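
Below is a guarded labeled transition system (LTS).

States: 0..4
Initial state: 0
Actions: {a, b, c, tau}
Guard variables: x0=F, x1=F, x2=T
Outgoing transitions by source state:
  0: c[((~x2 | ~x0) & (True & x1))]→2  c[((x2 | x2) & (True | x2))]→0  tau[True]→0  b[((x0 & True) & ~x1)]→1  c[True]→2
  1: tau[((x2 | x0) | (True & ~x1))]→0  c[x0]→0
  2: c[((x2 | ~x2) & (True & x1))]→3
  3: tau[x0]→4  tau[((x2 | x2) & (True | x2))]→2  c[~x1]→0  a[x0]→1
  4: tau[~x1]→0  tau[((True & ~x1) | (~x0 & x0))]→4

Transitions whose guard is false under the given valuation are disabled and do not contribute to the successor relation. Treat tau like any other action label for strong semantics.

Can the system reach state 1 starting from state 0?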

### [What the task asks]
Word for word, return the entire set of entries.

### [Result below]
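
Below is a guarded labeled transition system (LTS).

States: 0..4
Initial state: 0
Actions: {a, b, c, tau}
Guard variables: x0=F, x1=F, x2=T
Outgoing transitions by source state:
  0: c[((~x2 | ~x0) & (True & x1))]→2  c[((x2 | x2) & (True | x2))]→0  tau[True]→0  b[((x0 & True) & ~x1)]→1  c[True]→2
  1: tau[((x2 | x0) | (True & ~x1))]→0  c[x0]→0
  2: c[((x2 | ~x2) & (True & x1))]→3
  3: tau[x0]→4  tau[((x2 | x2) & (True | x2))]→2  c[~x1]→0  a[x0]→1
  4: tau[~x1]→0  tau[((True & ~x1) | (~x0 & x0))]→4

Transitions whose guard is false under the given valuation are disabled and do not contribute to the successor relation. Treat tau like any other action label for strong semantics.

Can the system reach state 1 starting from state 0?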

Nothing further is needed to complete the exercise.